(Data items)
"""

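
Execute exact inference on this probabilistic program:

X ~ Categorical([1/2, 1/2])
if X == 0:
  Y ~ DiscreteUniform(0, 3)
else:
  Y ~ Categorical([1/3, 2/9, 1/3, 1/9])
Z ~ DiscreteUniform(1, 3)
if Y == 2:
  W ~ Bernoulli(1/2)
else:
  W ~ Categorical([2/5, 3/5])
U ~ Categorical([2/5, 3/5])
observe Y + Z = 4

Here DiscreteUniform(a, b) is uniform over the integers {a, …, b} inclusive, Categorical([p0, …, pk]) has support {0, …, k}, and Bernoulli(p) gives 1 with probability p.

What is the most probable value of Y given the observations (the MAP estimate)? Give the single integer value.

argmax_v P(Y = v | obs) = 2

Enumerate traces; 24 have nonzero weight after conditioning:
  (X=0, Y=1, Z=3, W=0, U=0) weight 1/150
  (X=0, Y=1, Z=3, W=0, U=1) weight 1/100
  (X=0, Y=1, Z=3, W=1, U=0) weight 1/100
  (X=0, Y=1, Z=3, W=1, U=1) weight 3/200
  (X=0, Y=2, Z=2, W=0, U=0) weight 1/120
  (X=0, Y=2, Z=2, W=0, U=1) weight 1/80
  (X=0, Y=2, Z=2, W=1, U=0) weight 1/120
  (X=0, Y=2, Z=2, W=1, U=1) weight 1/80
  (X=0, Y=3, Z=1, W=0, U=0) weight 1/150
  … 15 more
Group by Y:
  weight(Y=1) = 17/216
  weight(Y=2) = 7/72
  weight(Y=3) = 13/216
Total weight = 17/216 + 7/72 + 13/216 = 17/72
P(Y=1 | obs) = 17/216 / 17/72 = 1/3
P(Y=2 | obs) = 7/72 / 17/72 = 7/17
P(Y=3 | obs) = 13/216 / 17/72 = 13/51
argmax = 2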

"""

* _Your goal_: Read the entries above, then pull out the lines that include "DiscreteUniform".

* _Answer to this task_:
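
  Y ~ DiscreteUniform(0, 3)
Z ~ DiscreteUniform(1, 3)
Here DiscreteUniform(a, b) is uniform over the integers {a, …, b} inclusive, Categorical([p0, …, pk]) has support {0, …, k}, and Bernoulli(p) gives 1 with probability p.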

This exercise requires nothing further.